Nothing but a number should be returned: the count of lines in the records that contain "noise".

• [MATERIAL SHOWN]
——
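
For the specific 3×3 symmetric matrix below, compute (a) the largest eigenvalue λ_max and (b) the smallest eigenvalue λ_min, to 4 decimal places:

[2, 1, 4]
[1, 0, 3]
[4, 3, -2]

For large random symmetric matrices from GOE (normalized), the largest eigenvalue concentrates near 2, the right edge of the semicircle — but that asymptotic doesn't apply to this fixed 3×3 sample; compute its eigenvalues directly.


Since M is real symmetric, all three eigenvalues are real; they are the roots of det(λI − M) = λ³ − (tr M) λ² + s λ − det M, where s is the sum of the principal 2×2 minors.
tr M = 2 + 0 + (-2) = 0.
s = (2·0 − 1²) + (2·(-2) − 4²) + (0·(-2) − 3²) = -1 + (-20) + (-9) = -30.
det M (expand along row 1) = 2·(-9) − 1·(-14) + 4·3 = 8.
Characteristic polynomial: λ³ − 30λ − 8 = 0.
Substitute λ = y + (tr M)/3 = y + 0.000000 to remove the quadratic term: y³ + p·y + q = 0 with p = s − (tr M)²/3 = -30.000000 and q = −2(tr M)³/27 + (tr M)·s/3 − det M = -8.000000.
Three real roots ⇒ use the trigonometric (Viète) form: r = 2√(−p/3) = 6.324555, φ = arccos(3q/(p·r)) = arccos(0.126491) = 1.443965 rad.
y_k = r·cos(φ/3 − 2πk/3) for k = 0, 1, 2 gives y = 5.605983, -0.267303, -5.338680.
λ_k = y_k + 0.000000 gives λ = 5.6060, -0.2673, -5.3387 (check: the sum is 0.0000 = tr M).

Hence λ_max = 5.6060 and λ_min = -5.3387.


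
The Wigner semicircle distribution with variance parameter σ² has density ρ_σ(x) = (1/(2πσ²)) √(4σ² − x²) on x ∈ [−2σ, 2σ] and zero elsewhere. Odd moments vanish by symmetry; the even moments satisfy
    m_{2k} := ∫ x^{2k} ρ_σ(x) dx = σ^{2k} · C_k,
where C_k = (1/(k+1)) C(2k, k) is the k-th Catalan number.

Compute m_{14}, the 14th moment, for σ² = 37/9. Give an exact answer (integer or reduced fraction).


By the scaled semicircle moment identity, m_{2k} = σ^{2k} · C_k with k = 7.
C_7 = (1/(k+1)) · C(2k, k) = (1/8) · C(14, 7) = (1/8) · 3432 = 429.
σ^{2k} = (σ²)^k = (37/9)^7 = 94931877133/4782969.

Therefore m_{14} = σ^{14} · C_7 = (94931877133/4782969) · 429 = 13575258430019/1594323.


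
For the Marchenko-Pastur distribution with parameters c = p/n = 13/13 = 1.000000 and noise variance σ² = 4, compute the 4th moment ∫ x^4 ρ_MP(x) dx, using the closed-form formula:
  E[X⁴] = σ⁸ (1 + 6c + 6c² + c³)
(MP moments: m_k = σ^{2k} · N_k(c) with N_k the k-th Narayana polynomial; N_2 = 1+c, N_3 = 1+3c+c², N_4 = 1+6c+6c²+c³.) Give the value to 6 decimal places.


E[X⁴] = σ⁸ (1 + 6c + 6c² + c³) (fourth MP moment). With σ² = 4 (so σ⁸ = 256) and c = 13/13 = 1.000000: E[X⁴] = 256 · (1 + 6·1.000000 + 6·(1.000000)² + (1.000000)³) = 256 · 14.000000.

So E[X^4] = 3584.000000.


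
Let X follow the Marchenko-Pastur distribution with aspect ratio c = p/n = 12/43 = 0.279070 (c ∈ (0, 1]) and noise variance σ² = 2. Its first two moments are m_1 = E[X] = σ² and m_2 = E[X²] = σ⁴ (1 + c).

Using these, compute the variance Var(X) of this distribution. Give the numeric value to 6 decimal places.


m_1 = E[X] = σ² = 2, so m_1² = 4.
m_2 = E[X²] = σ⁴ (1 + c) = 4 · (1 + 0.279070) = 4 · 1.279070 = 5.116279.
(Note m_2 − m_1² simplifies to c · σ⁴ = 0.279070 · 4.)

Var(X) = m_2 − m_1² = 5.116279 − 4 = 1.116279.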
——
• [FINISHED TASK] 2